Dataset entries
# # # # # # #

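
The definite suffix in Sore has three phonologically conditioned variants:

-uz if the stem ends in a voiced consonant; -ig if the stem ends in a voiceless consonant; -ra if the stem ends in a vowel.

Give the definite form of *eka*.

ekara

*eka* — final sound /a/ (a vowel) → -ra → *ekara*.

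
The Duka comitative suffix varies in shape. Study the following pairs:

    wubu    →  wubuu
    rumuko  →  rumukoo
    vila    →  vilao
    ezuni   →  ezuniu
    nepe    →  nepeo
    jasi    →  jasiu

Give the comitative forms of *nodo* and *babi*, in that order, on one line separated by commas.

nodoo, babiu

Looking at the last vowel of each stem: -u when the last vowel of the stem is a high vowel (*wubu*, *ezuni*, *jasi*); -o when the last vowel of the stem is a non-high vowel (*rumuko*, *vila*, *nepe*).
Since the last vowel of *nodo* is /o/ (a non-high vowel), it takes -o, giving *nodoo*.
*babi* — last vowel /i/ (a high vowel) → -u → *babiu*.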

# # # # # # #

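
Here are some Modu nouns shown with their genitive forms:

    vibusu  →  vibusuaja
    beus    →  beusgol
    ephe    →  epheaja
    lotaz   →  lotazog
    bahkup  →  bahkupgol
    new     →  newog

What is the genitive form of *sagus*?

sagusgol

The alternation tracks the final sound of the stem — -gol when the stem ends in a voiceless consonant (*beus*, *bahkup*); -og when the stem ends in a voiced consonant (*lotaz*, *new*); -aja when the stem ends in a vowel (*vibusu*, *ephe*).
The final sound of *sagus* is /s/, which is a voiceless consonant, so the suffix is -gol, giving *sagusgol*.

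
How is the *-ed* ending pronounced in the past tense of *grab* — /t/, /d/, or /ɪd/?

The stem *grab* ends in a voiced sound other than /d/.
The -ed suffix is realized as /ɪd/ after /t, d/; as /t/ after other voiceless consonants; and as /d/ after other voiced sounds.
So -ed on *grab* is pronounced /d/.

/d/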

# # # # # # #

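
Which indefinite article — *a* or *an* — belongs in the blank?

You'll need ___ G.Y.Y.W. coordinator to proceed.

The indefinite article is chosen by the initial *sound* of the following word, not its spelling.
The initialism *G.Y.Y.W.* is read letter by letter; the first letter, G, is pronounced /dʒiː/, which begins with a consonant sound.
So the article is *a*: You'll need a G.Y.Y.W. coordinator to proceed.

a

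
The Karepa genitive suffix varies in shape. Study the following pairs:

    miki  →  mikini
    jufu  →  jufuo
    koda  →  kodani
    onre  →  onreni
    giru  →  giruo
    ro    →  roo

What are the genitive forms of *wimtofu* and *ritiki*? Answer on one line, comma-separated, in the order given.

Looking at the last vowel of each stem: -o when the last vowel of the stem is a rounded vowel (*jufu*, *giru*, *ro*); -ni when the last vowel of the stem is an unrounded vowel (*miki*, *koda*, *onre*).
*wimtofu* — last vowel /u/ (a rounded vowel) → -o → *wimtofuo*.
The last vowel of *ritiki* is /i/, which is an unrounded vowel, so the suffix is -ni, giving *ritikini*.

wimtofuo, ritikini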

# # # # # # #

*WHAT YOU WILL DO*
Scan the data above and report each line in which "shape" is present.

*FINAL ANSWER*
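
The Duka comitative suffix varies in shape. Study the following pairs:
The Karepa genitive suffix varies in shape. Study the following pairs: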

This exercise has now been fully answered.